WHAT IS BEING ASKED: The entries below should be transcribed exactly, every one of them.

ENTRIES SHOWN:
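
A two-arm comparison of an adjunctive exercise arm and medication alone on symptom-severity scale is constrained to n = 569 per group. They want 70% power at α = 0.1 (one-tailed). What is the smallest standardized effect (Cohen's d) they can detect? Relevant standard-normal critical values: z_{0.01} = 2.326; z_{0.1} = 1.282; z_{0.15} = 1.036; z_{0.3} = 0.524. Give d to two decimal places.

For two independent groups of n = 569 each: d_min = (z_{α} + z_β)·√(2/n).
z-sum = 1.282 + 0.524 = 1.806.
d_min = 1.806 × √(2/569) = 1.806 × 0.0593 = 0.107.

d_min ≈ 0.11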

YOUR SOLUTION:
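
A two-arm comparison of an adjunctive exercise arm and medication alone on symptom-severity scale is constrained to n = 569 per group. They want 70% power at α = 0.1 (one-tailed). What is the smallest standardized effect (Cohen's d) they can detect? Relevant standard-normal critical values: z_{0.01} = 2.326; z_{0.1} = 1.282; z_{0.15} = 1.036; z_{0.3} = 0.524. Give d to two decimal places.

For two independent groups of n = 569 each: d_min = (z_{α} + z_β)·√(2/n).
z-sum = 1.282 + 0.524 = 1.806.
d_min = 1.806 × √(2/569) = 1.806 × 0.0593 = 0.107.

d_min ≈ 0.11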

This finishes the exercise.